ABOUT THIS TASK - Using the records below, write out the line with "Identify all primers" and each line after it through the final one, exactly, and only those.

DATA -

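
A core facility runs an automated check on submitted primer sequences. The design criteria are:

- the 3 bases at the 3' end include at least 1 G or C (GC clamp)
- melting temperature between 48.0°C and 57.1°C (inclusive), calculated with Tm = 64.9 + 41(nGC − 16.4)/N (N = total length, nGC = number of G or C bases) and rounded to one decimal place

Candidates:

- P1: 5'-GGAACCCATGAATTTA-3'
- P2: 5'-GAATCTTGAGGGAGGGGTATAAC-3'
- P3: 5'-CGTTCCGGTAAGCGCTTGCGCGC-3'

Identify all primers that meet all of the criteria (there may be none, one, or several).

P1 (16 nt, A=6 T=4 G=3 C=3): 3' end TTA has 0 G/C, need ≥1 ✗; Tm = 64.9 + 41·(6 − 16.4)/16 = 38.3°C, outside 48.0–57.1°C ✗ — fails.
P2 (23 nt, A=7 T=5 G=9 C=2): 3' end AAC has 1 G/C ✓; Tm = 64.9 + 41·(11 − 16.4)/23 = 55.3°C ✓ — passes.
P3 (23 nt, A=2 T=5 G=8 C=8): 3' end CGC has 3 G/C ✓; Tm = 64.9 + 41·(16 − 16.4)/23 = 64.2°C, outside 48.0–57.1°C ✗ — fails.

P2 only.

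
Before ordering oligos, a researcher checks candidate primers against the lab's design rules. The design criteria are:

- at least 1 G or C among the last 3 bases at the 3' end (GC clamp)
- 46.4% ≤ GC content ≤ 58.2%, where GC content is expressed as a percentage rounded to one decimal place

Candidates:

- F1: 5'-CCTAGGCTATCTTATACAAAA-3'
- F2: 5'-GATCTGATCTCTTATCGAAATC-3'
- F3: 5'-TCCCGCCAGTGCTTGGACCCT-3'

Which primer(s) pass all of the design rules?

None of the candidates satisfy all criteria.

F1 (21 nt, A=8 T=6 G=2 C=5): 3' end AAA has 0 G/C, need ≥1 ✗; GC 7/21 = 33.3%, outside 46.4–58.2% ✗ — fails.
F2 (22 nt, A=6 T=8 G=3 C=5): 3' end ATC has 1 G/C ✓; GC 8/22 = 36.4%, outside 46.4–58.2% ✗ — fails.
F3 (21 nt, A=2 T=5 G=5 C=9): 3' end CCT has 2 G/C ✓; GC 14/21 = 66.7%, outside 46.4–58.2% ✗ — fails.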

OUTPUT FOR THIS EXERCISE -
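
Identify all primers that meet all of the criteria (there may be none, one, or several).

P1 (16 nt, A=6 T=4 G=3 C=3): 3' end TTA has 0 G/C, need ≥1 ✗; Tm = 64.9 + 41·(6 − 16.4)/16 = 38.3°C, outside 48.0–57.1°C ✗ — fails.
P2 (23 nt, A=7 T=5 G=9 C=2): 3' end AAC has 1 G/C ✓; Tm = 64.9 + 41·(11 − 16.4)/23 = 55.3°C ✓ — passes.
P3 (23 nt, A=2 T=5 G=8 C=8): 3' end CGC has 3 G/C ✓; Tm = 64.9 + 41·(16 − 16.4)/23 = 64.2°C, outside 48.0–57.1°C ✗ — fails.

P2 only.

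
Before ordering oligos, a researcher checks candidate primers against the lab's design rules. The design criteria are:

- at least 1 G or C among the last 3 bases at the 3' end (GC clamp)
- 46.4% ≤ GC content ≤ 58.2%, where GC content is expressed as a percentage rounded to one decimal place

Candidates:

- F1: 5'-CCTAGGCTATCTTATACAAAA-3'
- F2: 5'-GATCTGATCTCTTATCGAAATC-3'
- F3: 5'-TCCCGCCAGTGCTTGGACCCT-3'

Which primer(s) pass all of the design rules?

None of the candidates satisfy all criteria.

F1 (21 nt, A=8 T=6 G=2 C=5): 3' end AAA has 0 G/C, need ≥1 ✗; GC 7/21 = 33.3%, outside 46.4–58.2% ✗ — fails.
F2 (22 nt, A=6 T=8 G=3 C=5): 3' end ATC has 1 G/C ✓; GC 8/22 = 36.4%, outside 46.4–58.2% ✗ — fails.
F3 (21 nt, A=2 T=5 G=5 C=9): 3' end CCT has 2 G/C ✓; GC 14/21 = 66.7%, outside 46.4–58.2% ✗ — fails.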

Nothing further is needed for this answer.